Records excerpted from a collection:
BEGIN
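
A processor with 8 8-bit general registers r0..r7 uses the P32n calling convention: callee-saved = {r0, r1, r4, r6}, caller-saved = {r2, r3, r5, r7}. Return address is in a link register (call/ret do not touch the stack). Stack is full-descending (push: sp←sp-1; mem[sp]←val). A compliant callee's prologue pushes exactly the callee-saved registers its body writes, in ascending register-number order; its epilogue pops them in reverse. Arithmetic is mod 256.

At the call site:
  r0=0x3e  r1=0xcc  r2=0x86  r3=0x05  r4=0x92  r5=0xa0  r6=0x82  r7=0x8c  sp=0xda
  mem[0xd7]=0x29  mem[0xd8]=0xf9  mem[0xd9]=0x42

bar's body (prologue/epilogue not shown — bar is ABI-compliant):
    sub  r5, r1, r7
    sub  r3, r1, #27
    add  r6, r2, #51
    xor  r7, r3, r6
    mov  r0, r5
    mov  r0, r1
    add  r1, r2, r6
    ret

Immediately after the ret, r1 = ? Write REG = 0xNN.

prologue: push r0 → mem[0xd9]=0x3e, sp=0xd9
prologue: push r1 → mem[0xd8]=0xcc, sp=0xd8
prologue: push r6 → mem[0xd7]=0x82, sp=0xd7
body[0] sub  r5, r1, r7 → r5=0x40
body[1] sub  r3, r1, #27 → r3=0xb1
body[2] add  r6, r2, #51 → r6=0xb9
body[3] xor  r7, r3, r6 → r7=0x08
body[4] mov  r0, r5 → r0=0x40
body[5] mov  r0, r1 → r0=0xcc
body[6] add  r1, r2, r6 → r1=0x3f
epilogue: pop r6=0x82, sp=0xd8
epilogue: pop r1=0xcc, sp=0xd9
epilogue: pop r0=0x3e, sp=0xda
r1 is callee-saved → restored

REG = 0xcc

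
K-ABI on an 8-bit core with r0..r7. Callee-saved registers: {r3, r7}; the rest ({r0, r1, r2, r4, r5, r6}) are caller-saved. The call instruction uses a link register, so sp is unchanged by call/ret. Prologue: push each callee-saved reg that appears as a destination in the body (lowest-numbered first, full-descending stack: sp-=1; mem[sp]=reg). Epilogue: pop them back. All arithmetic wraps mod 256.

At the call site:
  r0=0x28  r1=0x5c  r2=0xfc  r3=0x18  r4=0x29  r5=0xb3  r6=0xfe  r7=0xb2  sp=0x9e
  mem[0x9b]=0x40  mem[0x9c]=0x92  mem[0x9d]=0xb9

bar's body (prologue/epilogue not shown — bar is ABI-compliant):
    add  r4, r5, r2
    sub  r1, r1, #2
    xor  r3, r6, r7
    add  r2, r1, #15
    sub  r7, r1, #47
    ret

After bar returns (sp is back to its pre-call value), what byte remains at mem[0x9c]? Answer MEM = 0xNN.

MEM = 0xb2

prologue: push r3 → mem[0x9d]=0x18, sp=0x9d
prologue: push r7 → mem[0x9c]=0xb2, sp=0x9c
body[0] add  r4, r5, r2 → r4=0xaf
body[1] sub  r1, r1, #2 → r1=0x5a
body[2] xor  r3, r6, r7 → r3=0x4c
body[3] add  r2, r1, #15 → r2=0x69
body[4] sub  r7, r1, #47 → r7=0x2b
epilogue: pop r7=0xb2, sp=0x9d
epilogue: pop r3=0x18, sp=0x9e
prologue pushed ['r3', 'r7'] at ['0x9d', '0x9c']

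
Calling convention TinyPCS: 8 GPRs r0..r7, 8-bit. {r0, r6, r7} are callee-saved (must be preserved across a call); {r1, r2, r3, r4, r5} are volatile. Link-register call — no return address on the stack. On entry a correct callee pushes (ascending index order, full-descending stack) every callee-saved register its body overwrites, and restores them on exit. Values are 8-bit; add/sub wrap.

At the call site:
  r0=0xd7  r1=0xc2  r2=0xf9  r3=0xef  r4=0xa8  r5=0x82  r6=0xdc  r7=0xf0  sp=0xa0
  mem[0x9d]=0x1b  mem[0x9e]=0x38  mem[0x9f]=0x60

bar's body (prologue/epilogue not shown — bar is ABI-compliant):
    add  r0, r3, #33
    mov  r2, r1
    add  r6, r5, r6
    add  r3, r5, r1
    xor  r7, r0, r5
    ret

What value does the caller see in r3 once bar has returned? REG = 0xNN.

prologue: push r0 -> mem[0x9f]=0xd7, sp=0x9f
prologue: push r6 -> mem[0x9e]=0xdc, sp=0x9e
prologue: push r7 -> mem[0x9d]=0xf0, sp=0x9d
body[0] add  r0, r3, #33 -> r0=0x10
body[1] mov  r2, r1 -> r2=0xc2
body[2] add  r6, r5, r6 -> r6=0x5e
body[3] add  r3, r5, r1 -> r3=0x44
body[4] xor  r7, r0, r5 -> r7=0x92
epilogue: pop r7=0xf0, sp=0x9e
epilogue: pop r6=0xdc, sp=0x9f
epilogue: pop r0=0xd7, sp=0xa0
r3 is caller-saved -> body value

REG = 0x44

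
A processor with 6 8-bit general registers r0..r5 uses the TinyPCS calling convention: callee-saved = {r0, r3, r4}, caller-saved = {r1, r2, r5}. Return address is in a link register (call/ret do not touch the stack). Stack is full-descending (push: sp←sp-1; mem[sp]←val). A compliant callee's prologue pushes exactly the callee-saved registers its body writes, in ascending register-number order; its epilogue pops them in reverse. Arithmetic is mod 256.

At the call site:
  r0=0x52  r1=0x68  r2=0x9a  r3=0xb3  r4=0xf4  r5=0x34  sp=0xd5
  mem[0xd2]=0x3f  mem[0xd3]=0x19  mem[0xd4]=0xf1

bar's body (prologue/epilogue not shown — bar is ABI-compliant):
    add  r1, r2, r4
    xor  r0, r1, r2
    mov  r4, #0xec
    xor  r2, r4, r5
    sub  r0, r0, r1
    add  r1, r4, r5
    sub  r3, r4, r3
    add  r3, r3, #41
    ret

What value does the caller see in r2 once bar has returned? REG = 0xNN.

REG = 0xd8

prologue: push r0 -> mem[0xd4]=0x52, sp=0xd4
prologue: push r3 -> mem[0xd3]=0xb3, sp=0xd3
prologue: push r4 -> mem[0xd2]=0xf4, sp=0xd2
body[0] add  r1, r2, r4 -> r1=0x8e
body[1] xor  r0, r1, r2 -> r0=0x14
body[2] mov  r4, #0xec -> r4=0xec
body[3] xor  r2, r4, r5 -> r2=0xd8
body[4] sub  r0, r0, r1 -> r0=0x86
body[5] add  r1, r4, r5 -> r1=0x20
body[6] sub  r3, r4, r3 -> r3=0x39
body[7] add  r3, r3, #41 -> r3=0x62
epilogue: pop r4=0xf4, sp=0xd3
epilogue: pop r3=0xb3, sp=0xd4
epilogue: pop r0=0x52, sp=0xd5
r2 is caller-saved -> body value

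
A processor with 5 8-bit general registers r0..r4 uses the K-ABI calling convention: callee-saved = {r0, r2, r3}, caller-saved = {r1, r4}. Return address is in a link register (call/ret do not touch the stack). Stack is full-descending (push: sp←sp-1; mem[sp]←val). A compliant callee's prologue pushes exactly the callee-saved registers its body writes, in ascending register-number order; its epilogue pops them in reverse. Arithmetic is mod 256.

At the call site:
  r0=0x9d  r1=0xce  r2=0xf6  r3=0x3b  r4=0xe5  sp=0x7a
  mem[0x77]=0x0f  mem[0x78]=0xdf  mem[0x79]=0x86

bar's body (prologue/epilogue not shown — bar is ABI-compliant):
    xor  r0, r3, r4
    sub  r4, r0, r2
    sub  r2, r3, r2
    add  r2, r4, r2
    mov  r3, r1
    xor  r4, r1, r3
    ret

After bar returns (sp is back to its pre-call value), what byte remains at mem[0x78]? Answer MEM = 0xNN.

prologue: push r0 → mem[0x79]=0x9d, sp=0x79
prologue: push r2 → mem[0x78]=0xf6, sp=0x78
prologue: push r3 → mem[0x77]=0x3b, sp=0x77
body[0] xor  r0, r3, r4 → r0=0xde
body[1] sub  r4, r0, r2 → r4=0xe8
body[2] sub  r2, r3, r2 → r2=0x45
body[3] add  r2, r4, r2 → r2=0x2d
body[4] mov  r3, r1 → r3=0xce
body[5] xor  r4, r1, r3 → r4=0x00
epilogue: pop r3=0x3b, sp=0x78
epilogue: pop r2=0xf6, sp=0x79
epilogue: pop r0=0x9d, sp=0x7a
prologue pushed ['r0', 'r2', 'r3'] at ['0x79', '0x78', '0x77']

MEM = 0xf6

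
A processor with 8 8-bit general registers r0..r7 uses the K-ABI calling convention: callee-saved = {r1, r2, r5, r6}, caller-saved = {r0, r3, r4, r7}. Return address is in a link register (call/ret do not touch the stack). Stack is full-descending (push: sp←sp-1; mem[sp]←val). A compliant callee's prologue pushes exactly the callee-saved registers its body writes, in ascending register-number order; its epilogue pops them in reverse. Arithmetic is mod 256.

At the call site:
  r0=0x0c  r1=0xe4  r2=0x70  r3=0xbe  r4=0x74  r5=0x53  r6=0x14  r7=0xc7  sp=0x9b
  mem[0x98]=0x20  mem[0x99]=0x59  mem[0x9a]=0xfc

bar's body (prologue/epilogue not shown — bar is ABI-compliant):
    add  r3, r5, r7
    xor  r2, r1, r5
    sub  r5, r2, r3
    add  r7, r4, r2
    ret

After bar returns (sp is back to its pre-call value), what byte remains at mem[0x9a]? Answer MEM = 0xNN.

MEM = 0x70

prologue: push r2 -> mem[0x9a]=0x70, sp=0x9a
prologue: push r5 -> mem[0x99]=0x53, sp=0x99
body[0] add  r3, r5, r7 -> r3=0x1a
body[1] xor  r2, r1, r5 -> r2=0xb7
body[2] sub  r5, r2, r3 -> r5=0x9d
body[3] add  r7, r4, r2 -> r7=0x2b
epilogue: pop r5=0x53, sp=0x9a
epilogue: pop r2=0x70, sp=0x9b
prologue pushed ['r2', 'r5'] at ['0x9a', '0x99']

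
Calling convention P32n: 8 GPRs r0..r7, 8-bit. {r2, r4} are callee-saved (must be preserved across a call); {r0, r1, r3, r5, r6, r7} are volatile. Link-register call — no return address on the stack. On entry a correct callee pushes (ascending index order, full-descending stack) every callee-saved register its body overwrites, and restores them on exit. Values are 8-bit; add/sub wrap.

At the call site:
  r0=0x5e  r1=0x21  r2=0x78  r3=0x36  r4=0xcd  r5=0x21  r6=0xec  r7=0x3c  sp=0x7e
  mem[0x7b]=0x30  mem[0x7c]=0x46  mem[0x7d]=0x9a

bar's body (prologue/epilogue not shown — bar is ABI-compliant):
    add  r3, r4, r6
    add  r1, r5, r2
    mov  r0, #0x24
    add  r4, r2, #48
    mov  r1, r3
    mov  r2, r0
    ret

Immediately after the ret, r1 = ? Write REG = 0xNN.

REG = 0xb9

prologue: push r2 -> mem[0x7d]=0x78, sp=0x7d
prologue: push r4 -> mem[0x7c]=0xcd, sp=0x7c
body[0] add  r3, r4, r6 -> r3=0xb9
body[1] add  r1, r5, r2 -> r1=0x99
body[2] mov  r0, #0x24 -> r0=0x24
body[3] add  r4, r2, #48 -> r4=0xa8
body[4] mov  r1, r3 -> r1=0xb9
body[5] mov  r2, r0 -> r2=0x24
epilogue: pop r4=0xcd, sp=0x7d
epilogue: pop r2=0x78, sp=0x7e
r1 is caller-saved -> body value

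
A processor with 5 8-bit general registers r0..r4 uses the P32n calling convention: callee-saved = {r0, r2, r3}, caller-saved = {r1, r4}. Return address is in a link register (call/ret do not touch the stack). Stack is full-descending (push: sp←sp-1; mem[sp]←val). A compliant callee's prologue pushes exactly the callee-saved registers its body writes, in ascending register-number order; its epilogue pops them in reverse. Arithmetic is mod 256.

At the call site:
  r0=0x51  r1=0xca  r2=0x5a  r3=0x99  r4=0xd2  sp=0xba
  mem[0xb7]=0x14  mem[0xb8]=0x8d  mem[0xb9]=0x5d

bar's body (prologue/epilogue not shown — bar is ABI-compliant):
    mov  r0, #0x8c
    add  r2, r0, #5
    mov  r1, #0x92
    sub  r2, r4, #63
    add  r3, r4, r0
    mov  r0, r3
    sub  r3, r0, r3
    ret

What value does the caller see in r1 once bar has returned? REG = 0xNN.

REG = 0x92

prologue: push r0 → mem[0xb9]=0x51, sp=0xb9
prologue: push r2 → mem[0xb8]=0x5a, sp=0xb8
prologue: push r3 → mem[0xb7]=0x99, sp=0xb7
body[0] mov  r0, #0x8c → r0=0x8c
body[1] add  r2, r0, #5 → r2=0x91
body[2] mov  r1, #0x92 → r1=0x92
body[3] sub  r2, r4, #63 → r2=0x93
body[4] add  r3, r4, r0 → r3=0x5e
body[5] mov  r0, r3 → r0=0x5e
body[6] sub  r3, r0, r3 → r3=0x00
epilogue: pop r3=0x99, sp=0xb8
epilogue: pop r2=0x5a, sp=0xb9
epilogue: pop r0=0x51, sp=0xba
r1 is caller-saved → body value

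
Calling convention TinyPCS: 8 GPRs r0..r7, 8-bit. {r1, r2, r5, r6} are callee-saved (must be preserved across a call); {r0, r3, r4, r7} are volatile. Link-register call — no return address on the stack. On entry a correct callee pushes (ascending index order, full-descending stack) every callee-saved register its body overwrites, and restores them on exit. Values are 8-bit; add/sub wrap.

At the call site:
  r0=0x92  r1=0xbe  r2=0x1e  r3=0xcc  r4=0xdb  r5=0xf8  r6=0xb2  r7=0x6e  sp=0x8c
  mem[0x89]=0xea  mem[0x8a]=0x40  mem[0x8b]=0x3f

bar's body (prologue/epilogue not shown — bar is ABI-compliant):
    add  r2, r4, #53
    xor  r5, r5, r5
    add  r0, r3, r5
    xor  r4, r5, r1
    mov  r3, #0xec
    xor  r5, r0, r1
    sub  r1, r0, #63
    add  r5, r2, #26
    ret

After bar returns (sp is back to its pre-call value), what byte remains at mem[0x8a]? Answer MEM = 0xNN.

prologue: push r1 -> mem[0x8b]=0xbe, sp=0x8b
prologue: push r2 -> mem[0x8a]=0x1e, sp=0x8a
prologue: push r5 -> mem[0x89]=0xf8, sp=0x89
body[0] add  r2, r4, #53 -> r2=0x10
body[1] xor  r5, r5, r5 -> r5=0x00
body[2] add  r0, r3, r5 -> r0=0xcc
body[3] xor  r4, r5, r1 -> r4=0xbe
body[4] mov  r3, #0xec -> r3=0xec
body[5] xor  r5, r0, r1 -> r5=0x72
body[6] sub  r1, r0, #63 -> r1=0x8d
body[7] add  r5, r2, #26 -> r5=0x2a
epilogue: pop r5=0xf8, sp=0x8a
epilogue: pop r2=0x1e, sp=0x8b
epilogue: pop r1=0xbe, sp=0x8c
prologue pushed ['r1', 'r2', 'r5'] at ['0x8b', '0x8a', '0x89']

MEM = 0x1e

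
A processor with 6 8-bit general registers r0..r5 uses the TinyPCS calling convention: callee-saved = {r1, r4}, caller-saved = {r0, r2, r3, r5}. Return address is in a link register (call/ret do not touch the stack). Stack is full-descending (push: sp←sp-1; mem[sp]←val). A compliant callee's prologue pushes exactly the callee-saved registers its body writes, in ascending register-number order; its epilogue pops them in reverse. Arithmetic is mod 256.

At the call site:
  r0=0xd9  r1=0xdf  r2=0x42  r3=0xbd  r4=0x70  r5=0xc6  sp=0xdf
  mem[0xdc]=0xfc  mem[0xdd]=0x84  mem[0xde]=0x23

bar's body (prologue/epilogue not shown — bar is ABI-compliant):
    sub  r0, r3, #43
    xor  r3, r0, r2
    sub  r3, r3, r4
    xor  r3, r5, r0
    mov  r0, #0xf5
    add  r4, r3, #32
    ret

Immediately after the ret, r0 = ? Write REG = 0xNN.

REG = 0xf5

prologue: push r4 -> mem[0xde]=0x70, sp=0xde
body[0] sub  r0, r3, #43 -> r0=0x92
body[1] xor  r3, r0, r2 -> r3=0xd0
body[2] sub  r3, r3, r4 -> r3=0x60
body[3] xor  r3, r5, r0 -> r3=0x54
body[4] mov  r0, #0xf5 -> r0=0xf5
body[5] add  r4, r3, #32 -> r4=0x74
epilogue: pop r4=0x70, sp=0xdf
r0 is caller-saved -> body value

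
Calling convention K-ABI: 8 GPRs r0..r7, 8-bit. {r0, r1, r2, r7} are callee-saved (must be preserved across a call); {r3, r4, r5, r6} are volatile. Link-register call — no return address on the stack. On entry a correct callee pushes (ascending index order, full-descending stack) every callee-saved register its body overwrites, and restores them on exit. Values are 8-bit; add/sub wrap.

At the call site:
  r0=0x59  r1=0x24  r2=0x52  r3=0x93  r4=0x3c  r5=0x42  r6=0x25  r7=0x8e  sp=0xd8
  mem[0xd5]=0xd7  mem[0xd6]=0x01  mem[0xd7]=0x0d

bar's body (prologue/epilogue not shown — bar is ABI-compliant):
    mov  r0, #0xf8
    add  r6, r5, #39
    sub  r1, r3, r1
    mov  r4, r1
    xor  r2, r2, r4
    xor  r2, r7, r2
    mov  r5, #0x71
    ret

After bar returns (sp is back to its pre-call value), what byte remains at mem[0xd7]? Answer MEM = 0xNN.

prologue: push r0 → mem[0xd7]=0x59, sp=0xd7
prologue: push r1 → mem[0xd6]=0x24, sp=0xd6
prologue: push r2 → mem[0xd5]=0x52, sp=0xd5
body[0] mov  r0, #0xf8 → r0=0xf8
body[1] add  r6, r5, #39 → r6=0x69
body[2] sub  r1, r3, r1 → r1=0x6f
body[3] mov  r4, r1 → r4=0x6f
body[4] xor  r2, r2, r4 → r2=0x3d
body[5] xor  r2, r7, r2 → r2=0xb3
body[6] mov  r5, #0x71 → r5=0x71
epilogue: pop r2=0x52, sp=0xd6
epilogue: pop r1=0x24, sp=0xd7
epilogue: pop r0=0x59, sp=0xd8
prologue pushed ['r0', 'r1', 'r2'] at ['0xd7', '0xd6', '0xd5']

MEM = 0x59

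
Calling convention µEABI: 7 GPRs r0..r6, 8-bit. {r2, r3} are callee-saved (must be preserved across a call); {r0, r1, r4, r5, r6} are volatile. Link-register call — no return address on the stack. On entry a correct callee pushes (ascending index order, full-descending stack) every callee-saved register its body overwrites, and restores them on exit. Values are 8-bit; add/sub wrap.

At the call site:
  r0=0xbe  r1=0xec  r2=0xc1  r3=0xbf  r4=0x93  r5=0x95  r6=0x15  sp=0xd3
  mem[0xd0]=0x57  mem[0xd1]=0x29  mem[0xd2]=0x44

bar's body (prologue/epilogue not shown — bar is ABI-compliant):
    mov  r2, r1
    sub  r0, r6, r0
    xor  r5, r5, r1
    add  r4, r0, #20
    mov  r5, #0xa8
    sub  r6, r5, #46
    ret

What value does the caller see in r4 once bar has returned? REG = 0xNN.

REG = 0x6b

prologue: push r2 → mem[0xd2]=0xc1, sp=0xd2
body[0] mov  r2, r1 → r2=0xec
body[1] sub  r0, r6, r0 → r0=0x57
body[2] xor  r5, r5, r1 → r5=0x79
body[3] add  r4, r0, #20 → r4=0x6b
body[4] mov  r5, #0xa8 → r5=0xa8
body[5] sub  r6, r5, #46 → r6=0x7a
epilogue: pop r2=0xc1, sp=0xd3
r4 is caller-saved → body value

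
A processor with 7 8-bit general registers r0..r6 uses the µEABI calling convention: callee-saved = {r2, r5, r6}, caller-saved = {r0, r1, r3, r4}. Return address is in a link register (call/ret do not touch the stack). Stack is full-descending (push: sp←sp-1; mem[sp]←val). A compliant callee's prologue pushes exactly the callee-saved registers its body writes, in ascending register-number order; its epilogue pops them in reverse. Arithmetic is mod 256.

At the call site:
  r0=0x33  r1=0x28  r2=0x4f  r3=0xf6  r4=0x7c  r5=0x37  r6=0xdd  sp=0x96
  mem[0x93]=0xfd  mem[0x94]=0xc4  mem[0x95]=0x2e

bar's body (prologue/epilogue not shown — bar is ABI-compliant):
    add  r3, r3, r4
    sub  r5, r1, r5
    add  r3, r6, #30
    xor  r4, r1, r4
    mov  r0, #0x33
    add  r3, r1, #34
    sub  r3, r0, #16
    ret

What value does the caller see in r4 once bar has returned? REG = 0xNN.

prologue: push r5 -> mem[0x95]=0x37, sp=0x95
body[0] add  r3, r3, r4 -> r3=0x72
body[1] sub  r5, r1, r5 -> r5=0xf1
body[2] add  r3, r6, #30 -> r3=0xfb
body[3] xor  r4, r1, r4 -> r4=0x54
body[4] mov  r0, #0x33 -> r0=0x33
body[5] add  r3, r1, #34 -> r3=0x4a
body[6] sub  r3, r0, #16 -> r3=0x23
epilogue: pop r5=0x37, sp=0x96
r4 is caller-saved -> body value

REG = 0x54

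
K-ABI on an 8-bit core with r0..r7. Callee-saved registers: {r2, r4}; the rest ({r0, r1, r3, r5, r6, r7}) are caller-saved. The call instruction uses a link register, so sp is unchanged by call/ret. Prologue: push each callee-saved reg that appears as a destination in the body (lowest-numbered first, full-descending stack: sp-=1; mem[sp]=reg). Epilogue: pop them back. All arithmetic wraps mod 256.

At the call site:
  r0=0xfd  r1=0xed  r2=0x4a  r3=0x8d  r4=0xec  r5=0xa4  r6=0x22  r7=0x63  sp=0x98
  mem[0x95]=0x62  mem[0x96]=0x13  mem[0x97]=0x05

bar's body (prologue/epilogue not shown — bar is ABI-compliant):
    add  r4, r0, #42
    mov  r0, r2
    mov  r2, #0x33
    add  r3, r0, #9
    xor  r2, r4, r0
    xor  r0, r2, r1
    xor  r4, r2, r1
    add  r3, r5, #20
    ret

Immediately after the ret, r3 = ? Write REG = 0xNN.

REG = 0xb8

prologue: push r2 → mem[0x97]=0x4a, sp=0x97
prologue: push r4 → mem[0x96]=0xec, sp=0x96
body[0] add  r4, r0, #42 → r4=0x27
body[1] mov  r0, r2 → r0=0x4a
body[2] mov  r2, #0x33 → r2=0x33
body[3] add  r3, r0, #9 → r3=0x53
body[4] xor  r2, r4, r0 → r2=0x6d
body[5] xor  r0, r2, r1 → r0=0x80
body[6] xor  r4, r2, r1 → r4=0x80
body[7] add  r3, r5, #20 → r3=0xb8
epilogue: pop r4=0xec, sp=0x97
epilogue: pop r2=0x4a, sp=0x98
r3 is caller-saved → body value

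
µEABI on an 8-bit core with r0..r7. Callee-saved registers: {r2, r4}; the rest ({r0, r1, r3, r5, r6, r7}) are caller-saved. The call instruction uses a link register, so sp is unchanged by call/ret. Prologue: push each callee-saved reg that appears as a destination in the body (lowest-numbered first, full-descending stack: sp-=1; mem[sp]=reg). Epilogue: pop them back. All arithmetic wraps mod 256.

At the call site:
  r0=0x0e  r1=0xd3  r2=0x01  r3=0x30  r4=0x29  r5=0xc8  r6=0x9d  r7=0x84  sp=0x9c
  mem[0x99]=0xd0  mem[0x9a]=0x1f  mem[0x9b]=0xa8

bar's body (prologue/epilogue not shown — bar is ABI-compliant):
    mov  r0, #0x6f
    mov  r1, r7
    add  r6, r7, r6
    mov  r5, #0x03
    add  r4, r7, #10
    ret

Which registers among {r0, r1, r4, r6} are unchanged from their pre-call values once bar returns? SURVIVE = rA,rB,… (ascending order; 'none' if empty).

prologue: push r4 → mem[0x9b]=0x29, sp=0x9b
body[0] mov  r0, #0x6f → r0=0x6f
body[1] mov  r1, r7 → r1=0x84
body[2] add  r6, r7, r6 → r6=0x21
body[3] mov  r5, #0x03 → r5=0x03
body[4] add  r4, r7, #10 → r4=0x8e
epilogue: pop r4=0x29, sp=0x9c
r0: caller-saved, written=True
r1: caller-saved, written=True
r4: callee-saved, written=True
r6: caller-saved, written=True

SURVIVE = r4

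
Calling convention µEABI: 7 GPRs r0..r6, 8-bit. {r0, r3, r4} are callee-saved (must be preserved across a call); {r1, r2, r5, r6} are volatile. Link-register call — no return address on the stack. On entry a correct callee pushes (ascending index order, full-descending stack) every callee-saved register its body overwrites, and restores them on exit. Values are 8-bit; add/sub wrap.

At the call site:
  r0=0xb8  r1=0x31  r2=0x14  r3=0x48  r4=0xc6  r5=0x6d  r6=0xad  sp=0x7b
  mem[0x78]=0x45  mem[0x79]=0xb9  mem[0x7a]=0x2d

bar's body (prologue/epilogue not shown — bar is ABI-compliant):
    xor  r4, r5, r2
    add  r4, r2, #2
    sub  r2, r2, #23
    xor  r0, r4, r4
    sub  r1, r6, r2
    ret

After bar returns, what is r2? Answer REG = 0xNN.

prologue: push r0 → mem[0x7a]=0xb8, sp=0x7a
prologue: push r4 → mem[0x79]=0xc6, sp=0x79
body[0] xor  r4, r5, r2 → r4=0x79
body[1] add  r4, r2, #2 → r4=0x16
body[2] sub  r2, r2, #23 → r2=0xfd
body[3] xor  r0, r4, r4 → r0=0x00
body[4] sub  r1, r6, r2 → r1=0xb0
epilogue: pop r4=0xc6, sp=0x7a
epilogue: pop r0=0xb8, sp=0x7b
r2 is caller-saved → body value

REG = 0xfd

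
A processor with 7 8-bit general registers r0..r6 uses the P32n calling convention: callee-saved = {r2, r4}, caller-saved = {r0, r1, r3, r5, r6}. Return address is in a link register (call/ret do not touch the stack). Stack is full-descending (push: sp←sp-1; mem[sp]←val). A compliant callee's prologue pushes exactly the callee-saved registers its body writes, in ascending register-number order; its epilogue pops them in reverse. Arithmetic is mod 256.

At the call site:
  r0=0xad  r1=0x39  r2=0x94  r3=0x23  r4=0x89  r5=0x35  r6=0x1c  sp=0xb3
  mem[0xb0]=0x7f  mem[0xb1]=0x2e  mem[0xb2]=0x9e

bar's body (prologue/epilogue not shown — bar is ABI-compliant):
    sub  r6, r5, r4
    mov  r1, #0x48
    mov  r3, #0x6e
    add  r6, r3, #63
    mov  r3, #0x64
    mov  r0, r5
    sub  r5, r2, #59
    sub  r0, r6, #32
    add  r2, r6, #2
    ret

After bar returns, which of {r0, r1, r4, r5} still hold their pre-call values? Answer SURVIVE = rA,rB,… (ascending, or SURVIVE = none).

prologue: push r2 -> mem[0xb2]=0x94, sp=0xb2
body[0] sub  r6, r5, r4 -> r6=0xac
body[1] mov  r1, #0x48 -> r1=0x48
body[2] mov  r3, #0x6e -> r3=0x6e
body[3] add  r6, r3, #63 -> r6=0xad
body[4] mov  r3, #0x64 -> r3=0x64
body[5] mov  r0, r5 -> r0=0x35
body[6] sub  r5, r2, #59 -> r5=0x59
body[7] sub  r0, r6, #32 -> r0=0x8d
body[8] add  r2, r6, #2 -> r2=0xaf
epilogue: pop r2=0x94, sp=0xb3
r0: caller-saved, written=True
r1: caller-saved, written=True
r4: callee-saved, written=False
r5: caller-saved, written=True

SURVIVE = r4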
END
What you are asked to do: The string "lowest" may appear in lines of the entries above. Say how many such lines there are, as a number only.

Solution for this problem: 3